• Requirement: For the data below, tally how many lines contain "binding" and answer only with that tally.

##############################

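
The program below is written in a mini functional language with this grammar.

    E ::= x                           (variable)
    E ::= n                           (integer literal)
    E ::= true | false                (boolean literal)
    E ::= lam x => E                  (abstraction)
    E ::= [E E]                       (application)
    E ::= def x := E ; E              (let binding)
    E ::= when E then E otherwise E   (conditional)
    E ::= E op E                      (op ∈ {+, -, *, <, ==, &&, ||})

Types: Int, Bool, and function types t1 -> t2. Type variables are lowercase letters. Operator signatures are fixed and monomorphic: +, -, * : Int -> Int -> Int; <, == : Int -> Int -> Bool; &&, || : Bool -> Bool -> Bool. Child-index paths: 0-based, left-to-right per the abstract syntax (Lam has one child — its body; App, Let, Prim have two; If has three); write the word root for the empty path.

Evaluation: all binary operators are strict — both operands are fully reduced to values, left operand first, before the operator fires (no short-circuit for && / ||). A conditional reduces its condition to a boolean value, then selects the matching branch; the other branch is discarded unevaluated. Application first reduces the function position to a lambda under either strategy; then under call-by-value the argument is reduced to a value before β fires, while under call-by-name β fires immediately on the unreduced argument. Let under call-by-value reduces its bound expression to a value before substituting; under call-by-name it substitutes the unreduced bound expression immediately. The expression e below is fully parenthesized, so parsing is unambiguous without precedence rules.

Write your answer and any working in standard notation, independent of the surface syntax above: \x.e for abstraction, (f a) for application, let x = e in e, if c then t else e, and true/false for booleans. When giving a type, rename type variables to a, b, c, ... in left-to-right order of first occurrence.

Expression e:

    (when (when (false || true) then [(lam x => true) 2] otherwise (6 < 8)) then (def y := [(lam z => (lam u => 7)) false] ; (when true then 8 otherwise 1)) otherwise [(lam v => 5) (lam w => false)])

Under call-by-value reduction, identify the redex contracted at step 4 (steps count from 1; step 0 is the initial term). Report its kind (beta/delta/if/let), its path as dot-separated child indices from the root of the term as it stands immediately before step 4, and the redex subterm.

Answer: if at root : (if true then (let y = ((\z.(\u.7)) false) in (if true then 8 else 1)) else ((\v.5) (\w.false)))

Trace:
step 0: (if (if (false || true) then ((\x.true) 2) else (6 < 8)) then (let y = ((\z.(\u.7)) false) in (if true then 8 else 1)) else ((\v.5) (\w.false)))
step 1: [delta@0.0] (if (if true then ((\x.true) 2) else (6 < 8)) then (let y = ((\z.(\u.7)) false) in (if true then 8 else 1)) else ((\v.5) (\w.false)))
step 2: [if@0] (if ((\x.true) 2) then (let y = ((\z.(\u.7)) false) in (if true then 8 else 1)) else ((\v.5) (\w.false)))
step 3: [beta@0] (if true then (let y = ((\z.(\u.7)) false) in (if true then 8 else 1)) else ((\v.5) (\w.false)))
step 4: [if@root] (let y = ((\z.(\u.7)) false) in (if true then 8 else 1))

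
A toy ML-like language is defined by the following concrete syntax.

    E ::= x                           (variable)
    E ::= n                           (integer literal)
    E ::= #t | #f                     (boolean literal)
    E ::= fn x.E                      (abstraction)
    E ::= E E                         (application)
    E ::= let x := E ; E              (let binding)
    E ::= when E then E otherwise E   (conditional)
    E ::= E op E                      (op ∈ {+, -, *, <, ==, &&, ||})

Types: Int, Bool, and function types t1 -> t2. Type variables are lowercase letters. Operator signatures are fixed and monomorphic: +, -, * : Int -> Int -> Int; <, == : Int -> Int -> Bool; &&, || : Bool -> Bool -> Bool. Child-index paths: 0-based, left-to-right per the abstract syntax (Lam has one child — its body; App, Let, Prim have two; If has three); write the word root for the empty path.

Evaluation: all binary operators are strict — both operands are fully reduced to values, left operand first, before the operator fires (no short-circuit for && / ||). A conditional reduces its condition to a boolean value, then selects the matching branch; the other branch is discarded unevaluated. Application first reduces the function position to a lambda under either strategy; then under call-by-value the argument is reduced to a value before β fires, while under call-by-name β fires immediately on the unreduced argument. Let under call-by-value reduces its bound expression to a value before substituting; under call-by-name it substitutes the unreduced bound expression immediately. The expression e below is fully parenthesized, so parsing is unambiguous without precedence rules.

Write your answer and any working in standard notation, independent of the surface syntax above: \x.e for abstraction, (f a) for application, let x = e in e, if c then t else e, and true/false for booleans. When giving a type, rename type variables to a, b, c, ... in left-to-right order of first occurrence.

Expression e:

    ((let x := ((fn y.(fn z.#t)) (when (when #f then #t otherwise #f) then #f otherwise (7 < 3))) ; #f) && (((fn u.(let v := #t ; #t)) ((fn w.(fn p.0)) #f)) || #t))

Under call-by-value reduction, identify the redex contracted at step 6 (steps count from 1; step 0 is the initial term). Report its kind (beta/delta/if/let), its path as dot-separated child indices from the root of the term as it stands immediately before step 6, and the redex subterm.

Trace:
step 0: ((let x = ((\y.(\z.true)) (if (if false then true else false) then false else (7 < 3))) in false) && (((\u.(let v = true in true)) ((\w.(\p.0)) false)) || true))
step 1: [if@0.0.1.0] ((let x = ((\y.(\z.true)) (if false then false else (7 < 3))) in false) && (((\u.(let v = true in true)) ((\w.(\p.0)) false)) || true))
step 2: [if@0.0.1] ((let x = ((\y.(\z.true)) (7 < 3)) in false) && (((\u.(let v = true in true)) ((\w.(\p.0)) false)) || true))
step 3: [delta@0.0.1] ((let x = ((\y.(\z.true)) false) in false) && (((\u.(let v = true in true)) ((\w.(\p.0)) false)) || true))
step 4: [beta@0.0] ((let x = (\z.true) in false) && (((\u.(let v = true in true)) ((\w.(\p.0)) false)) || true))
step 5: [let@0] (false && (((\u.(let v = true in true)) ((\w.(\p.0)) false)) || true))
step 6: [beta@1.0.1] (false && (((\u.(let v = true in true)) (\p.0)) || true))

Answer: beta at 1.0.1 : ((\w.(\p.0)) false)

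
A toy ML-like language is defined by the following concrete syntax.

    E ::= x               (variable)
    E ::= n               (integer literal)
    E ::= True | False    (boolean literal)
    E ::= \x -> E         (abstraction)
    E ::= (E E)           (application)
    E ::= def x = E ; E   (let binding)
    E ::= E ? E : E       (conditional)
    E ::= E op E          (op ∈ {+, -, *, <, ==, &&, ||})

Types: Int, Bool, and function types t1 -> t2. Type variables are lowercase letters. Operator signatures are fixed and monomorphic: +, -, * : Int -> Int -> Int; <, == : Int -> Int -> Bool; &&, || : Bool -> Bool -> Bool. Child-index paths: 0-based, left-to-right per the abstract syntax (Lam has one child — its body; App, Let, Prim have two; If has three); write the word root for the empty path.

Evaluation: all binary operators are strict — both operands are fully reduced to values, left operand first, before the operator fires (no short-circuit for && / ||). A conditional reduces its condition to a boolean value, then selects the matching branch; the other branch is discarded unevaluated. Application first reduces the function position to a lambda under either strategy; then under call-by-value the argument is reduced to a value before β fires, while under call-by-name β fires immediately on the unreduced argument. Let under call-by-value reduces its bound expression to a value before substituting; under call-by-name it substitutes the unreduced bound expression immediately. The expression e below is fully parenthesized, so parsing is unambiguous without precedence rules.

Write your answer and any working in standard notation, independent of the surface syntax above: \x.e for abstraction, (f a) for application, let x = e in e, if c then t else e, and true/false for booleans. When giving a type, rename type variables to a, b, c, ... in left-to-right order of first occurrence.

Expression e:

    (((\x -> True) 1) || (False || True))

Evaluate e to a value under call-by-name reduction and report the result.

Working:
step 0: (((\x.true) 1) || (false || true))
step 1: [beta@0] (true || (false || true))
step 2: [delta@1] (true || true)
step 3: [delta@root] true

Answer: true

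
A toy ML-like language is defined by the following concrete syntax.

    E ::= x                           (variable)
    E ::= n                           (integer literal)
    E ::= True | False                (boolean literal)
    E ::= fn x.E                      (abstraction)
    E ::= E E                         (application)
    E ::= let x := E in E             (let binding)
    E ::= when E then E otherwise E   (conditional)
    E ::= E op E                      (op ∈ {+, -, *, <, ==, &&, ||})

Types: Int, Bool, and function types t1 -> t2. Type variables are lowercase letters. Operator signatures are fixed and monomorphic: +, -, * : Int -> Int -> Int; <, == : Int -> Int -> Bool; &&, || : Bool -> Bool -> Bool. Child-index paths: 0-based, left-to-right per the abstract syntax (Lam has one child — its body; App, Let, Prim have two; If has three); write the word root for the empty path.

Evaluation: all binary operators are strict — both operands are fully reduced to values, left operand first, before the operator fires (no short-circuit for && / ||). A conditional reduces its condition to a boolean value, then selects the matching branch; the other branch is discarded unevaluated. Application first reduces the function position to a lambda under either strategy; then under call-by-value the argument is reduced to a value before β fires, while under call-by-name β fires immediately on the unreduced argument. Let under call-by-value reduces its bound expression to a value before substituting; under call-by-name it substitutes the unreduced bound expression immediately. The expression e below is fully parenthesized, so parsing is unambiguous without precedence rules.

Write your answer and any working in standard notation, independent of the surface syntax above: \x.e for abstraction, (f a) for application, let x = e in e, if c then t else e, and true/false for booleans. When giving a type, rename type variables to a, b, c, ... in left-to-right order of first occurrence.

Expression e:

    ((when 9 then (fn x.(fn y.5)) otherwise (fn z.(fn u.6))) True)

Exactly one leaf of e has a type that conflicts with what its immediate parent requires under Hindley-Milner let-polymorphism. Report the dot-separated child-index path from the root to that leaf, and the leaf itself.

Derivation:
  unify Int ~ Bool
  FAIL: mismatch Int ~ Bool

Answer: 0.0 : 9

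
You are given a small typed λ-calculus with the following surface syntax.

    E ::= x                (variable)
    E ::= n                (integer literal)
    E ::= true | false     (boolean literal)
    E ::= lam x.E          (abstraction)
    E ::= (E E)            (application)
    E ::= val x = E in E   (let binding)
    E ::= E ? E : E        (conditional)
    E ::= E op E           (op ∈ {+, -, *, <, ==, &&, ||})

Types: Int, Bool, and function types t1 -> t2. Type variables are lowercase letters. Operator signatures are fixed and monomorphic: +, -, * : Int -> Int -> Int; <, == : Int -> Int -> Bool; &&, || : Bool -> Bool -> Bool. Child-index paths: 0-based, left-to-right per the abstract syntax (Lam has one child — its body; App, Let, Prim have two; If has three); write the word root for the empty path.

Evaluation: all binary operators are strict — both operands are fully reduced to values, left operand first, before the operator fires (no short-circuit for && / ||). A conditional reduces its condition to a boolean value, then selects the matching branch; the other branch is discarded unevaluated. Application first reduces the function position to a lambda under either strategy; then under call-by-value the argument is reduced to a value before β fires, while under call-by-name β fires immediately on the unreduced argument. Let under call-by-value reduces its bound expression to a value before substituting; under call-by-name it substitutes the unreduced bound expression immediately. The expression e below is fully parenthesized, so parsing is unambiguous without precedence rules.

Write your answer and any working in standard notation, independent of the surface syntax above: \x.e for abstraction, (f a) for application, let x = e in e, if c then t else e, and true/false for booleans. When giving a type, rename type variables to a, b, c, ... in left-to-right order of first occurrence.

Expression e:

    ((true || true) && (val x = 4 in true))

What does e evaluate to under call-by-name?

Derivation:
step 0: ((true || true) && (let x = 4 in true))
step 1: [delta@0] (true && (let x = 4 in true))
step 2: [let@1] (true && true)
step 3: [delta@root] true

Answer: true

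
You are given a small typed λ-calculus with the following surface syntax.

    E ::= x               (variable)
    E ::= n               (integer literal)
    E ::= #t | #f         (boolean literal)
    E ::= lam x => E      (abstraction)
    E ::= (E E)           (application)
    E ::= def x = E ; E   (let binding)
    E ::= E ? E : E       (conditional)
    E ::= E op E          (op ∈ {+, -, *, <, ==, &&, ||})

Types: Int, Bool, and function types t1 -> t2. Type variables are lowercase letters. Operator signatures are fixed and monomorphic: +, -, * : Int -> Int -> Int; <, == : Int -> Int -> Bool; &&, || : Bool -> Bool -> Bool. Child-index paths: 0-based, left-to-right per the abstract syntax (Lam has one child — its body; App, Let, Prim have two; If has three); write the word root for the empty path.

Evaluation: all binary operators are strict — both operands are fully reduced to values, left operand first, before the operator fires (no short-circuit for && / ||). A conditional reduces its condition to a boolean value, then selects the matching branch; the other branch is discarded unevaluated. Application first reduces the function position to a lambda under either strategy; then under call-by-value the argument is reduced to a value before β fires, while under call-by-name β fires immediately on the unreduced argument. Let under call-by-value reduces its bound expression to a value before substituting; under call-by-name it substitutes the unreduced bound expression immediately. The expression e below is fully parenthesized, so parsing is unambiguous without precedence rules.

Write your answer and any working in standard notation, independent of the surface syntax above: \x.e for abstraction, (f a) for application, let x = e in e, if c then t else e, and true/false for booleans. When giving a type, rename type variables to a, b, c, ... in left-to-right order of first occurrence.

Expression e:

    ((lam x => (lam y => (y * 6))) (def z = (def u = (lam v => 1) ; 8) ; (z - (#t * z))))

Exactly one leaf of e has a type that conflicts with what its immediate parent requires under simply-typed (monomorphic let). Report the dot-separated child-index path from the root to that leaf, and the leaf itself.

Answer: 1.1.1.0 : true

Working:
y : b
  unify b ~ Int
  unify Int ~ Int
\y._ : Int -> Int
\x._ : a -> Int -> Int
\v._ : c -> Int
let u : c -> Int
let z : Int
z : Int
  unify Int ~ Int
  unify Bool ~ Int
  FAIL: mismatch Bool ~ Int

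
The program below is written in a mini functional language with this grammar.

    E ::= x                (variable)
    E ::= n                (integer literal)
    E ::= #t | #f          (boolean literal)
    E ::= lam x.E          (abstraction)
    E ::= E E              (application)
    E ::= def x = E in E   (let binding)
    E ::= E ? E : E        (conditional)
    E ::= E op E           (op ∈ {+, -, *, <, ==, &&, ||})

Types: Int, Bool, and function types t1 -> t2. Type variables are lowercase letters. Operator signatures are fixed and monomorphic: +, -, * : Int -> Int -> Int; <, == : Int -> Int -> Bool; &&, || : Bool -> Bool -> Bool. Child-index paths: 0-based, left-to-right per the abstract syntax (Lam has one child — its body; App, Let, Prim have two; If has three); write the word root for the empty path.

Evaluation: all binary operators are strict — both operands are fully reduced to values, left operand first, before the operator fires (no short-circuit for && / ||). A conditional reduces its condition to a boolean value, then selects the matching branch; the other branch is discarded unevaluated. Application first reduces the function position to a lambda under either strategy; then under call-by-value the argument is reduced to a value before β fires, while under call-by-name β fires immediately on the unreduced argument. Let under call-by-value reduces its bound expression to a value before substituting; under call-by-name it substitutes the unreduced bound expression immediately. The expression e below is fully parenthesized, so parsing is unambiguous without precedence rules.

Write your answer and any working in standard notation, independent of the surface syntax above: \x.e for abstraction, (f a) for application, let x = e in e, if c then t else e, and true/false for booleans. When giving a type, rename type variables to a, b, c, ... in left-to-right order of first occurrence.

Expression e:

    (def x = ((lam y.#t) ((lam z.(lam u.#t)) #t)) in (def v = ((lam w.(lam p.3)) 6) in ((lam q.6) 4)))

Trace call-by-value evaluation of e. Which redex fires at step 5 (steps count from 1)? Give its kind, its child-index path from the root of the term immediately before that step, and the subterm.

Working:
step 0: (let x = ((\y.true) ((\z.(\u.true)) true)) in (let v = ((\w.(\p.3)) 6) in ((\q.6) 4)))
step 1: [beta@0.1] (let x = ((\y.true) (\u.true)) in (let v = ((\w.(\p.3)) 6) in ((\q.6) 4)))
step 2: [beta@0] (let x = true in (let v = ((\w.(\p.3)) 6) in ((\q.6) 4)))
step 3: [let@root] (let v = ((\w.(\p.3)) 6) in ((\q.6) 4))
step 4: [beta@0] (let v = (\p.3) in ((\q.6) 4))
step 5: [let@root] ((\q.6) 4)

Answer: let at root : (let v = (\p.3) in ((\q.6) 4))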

##############################

• Response to the task: 7